Records shown START
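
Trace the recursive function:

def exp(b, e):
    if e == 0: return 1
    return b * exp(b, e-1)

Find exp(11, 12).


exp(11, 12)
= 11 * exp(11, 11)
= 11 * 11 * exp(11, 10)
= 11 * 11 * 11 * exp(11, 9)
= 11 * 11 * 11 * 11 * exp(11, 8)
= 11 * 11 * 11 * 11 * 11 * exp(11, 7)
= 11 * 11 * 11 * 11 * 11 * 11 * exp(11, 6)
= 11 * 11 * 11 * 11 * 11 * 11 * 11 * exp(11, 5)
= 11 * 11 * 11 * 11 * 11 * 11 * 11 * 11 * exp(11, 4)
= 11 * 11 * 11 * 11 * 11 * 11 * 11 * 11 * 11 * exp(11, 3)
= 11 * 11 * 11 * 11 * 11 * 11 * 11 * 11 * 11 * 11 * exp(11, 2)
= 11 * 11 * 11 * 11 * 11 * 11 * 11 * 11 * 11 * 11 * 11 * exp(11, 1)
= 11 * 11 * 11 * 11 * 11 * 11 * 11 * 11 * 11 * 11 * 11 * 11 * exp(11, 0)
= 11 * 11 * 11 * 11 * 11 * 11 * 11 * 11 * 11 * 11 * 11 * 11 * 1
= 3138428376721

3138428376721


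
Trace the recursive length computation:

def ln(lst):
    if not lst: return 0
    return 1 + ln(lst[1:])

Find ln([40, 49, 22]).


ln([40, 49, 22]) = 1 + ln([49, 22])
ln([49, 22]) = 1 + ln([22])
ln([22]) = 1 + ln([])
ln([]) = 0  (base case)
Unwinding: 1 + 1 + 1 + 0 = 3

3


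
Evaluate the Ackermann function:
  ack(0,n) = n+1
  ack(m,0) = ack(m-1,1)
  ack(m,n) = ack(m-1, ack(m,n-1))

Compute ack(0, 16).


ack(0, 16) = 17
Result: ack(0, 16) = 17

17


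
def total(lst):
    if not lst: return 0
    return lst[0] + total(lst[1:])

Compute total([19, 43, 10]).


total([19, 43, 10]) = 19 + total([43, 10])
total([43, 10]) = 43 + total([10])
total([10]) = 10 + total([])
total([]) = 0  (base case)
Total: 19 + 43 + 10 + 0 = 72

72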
Records shown END
Records shown START
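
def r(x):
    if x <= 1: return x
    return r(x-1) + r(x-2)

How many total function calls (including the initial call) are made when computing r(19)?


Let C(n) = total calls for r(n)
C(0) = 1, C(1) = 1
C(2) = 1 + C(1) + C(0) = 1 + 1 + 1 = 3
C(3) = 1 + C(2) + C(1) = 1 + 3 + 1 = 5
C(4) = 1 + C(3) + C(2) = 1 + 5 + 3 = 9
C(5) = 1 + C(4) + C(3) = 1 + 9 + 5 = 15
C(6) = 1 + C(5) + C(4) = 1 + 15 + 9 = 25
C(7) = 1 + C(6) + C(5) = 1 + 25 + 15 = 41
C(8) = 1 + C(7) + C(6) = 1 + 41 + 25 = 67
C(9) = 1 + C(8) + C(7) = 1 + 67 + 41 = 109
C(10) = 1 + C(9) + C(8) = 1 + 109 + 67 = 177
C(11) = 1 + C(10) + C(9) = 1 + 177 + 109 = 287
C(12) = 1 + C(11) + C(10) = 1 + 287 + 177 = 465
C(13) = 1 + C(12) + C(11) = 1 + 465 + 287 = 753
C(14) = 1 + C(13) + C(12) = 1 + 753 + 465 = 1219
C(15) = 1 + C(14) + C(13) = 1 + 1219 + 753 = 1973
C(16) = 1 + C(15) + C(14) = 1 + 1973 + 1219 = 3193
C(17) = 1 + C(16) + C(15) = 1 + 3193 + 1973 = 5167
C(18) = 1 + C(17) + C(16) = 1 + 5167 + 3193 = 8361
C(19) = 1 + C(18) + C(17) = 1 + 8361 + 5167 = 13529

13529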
Records shown END
Exercise =
Sift the material for lines with the string "recursive". Copy each one found.

Result of this task =
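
Trace the recursive function:
Trace the recursive length computation: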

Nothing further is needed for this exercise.